• Exercise:
In the listing below, locate the lines that hold "blocks" and copy them.

─── Exercise materials

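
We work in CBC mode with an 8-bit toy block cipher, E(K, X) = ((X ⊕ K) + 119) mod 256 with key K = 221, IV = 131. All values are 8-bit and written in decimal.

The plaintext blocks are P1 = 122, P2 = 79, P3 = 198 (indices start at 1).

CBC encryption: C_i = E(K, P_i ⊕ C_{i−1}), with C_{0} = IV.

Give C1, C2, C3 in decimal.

C1: P1 ⊕ 131 = 249; E(K, 249) = 155.
C2: P2 ⊕ 155 = 212; E(K, 212) = 128.
C3: P3 ⊕ 128 = 70; E(K, 70) = 18.

C1 = 155, C2 = 128, C3 = 18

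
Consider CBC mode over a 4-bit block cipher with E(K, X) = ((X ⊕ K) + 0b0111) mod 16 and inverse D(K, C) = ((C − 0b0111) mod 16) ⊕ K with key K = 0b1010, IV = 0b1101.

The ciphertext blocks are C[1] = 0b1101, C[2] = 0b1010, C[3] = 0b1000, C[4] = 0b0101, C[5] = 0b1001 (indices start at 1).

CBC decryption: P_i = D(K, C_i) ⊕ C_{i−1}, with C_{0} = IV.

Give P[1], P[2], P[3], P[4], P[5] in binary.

P[1]: D(K, 0b1101) = 0b1100; 0b1100 ⊕ 0b1101 = 0b0001.
P[2]: D(K, 0b1010) = 0b1001; 0b1001 ⊕ 0b1101 = 0b0100.
P[3]: D(K, 0b1000) = 0b1011; 0b1011 ⊕ 0b1010 = 0b0001.
P[4]: D(K, 0b0101) = 0b0100; 0b0100 ⊕ 0b1000 = 0b1100.
P[5]: D(K, 0b1001) = 0b1000; 0b1000 ⊕ 0b0101 = 0b1101.

P[1] = 0b0001, P[2] = 0b0100, P[3] = 0b0001, P[4] = 0b1100, P[5] = 0b1101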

──────

• Task result:
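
The plaintext blocks are P1 = 122, P2 = 79, P3 = 198 (indices start at 1).
The ciphertext blocks are C[1] = 0b1101, C[2] = 0b1010, C[3] = 0b1000, C[4] = 0b0101, C[5] = 0b1001 (indices start at 1).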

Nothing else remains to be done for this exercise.